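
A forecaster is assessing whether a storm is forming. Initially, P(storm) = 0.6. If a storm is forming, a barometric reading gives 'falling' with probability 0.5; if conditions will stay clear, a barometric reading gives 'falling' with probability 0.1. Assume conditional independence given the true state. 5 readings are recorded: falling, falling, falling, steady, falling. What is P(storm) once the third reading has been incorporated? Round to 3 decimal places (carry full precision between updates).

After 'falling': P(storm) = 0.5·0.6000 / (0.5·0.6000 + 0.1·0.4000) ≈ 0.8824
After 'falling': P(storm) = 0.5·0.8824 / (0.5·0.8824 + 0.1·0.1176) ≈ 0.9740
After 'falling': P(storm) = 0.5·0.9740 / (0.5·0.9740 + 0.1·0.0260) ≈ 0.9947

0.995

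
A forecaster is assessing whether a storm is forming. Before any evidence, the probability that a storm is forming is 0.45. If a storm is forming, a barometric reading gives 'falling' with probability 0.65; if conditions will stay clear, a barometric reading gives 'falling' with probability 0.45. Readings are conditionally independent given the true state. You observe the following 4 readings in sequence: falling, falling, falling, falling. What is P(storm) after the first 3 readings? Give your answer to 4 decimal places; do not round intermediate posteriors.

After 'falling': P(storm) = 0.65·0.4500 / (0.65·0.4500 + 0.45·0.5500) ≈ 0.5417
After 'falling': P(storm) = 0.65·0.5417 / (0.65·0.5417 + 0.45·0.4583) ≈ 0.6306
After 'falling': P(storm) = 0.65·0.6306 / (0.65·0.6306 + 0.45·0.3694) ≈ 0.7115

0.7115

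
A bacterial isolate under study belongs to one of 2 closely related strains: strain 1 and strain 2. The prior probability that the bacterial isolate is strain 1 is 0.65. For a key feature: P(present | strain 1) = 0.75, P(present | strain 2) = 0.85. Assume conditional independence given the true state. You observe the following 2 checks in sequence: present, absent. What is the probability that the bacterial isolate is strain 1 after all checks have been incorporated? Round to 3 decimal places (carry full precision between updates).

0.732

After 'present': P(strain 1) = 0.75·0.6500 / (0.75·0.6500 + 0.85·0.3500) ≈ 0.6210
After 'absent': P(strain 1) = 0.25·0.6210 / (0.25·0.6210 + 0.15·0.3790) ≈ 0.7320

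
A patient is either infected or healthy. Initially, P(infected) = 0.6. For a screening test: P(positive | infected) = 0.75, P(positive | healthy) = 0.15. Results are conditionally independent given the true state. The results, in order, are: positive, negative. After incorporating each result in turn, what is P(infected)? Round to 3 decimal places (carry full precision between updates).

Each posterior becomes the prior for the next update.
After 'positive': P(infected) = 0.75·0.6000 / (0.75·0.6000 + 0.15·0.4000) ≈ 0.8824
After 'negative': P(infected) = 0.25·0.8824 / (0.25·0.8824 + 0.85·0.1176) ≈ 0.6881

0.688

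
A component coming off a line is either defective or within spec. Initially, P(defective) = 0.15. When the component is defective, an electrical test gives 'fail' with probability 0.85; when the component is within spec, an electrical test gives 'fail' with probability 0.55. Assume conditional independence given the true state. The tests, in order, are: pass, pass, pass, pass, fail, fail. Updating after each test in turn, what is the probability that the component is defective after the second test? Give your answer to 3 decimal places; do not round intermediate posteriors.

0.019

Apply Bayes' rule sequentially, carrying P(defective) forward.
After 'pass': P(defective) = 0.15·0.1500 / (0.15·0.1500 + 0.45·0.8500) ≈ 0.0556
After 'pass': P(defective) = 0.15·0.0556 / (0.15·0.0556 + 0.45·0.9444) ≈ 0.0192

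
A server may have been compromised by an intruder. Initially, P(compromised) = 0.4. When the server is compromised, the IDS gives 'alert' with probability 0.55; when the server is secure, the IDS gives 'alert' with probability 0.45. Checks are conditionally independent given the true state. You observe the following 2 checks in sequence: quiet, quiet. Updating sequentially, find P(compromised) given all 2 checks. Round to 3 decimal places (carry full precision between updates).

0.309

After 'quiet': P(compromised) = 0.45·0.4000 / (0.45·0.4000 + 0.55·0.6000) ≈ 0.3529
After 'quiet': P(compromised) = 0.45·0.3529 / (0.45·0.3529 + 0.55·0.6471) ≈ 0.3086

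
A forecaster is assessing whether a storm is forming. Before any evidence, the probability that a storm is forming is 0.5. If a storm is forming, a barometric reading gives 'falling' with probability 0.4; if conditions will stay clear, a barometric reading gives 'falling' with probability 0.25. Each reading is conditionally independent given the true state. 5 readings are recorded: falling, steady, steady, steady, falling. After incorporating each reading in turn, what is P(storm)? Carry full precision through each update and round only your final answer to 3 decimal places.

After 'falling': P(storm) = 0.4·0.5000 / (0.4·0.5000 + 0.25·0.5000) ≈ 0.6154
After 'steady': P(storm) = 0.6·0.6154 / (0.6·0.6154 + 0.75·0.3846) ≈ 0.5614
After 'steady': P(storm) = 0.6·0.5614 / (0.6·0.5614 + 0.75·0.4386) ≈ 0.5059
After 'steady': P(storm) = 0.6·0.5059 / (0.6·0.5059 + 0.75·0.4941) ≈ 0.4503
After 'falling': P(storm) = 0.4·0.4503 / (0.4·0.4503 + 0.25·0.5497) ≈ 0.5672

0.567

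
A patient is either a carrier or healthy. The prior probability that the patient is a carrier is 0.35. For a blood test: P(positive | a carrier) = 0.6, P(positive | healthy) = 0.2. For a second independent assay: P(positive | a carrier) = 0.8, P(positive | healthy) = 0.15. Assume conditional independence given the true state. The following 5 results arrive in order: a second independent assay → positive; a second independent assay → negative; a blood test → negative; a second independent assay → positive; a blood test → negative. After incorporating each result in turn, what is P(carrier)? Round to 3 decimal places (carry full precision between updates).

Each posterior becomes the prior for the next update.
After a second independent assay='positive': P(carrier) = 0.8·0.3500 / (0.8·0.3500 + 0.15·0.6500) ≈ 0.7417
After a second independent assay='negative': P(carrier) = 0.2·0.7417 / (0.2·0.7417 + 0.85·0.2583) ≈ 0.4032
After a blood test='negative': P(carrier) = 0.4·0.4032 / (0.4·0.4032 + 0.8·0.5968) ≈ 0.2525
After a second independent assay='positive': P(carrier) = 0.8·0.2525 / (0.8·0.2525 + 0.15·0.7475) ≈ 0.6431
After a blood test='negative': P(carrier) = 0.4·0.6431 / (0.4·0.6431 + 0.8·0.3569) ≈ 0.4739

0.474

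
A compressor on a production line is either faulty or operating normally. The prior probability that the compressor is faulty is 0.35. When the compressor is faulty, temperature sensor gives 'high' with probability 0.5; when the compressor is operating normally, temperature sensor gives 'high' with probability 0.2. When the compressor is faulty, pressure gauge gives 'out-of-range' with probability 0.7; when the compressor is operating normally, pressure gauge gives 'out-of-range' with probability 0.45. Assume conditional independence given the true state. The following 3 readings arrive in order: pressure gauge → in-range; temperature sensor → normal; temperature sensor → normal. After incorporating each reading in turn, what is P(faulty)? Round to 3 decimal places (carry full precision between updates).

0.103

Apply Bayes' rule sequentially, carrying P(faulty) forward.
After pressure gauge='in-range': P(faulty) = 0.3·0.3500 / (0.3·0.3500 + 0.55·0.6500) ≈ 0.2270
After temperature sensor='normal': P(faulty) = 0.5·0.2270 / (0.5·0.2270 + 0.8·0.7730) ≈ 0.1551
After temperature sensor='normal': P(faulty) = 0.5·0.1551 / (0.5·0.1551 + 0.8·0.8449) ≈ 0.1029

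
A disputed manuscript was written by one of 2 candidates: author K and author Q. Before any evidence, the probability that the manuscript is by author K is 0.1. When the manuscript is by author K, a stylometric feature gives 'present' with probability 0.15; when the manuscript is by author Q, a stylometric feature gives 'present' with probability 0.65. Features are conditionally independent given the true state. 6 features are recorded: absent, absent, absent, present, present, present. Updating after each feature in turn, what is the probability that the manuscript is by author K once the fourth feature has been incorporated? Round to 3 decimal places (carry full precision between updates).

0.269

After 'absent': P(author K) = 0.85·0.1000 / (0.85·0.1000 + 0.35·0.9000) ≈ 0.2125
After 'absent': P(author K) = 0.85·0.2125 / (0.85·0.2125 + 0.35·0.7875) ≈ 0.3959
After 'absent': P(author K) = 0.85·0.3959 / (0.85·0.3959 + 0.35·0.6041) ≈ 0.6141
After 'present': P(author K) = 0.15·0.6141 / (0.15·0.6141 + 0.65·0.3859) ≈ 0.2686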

**TASK DESCRIPTION**
Nothing should be returned except the lines from the one holding "A disputed manuscript" through the final line of the listing, exactly as they appear.

**ANSWER BELOW**
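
A disputed manuscript was written by one of 2 candidates: author K and author Q. Before any evidence, the probability that the manuscript is by author K is 0.1. When the manuscript is by author K, a stylometric feature gives 'present' with probability 0.15; when the manuscript is by author Q, a stylometric feature gives 'present' with probability 0.65. Features are conditionally independent given the true state. 6 features are recorded: absent, absent, absent, present, present, present. Updating after each feature in turn, what is the probability that the manuscript is by author K once the fourth feature has been incorporated? Round to 3 decimal places (carry full precision between updates).

0.269

After 'absent': P(author K) = 0.85·0.1000 / (0.85·0.1000 + 0.35·0.9000) ≈ 0.2125
After 'absent': P(author K) = 0.85·0.2125 / (0.85·0.2125 + 0.35·0.7875) ≈ 0.3959
After 'absent': P(author K) = 0.85·0.3959 / (0.85·0.3959 + 0.35·0.6041) ≈ 0.6141
After 'present': P(author K) = 0.15·0.6141 / (0.15·0.6141 + 0.65·0.3859) ≈ 0.2686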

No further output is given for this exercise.